[Collected data entries]
--*--

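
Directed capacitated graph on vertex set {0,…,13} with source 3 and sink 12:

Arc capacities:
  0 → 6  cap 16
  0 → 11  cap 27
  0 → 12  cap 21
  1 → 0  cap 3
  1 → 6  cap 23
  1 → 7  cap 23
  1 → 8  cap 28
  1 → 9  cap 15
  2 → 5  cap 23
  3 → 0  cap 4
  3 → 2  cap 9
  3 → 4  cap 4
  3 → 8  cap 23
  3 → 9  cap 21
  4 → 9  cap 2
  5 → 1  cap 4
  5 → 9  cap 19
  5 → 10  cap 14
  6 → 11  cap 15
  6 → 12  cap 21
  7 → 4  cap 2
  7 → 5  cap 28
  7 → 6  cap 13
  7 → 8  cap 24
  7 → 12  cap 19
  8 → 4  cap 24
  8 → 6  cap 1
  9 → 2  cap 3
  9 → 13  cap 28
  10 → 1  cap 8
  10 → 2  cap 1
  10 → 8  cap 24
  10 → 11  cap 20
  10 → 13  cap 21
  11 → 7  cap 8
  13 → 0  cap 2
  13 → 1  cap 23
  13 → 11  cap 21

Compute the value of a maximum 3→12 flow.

augment #1: 3→0→12 bottleneck 4, total now 4
augment #2: 3→8→6→12 bottleneck 1, total now 5
augment #3: 3→9→13→0→12 bottleneck 2, total now 7
augment #4: 3→2→5→1→0→12 bottleneck 3, total now 10
augment #5: 3→2→5→1→6→12 bottleneck 1, total now 11
augment #6: 3→9→13→1→6→12 bottleneck 19, total now 30
augment #7: 3→2→5→10→1→7→12 bottleneck 5, total now 35
augment #8: 3→4→9→13→1→7→12 bottleneck 2, total now 37

Maximum flow value: 37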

--*--

• [Task requirements]:
Repeat the data. Every word must match.

• [Answer space]:
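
Directed capacitated graph on vertex set {0,…,13} with source 3 and sink 12:

Arc capacities:
  0 → 6  cap 16
  0 → 11  cap 27
  0 → 12  cap 21
  1 → 0  cap 3
  1 → 6  cap 23
  1 → 7  cap 23
  1 → 8  cap 28
  1 → 9  cap 15
  2 → 5  cap 23
  3 → 0  cap 4
  3 → 2  cap 9
  3 → 4  cap 4
  3 → 8  cap 23
  3 → 9  cap 21
  4 → 9  cap 2
  5 → 1  cap 4
  5 → 9  cap 19
  5 → 10  cap 14
  6 → 11  cap 15
  6 → 12  cap 21
  7 → 4  cap 2
  7 → 5  cap 28
  7 → 6  cap 13
  7 → 8  cap 24
  7 → 12  cap 19
  8 → 4  cap 24
  8 → 6  cap 1
  9 → 2  cap 3
  9 → 13  cap 28
  10 → 1  cap 8
  10 → 2  cap 1
  10 → 8  cap 24
  10 → 11  cap 20
  10 → 13  cap 21
  11 → 7  cap 8
  13 → 0  cap 2
  13 → 1  cap 23
  13 → 11  cap 21

Compute the value of a maximum 3→12 flow.

augment #1: 3→0→12 bottleneck 4, total now 4
augment #2: 3→8→6→12 bottleneck 1, total now 5
augment #3: 3→9→13→0→12 bottleneck 2, total now 7
augment #4: 3→2→5→1→0→12 bottleneck 3, total now 10
augment #5: 3→2→5→1→6→12 bottleneck 1, total now 11
augment #6: 3→9→13→1→6→12 bottleneck 19, total now 30
augment #7: 3→2→5→10→1→7→12 bottleneck 5, total now 35
augment #8: 3→4→9→13→1→7→12 bottleneck 2, total now 37

Maximum flow value: 37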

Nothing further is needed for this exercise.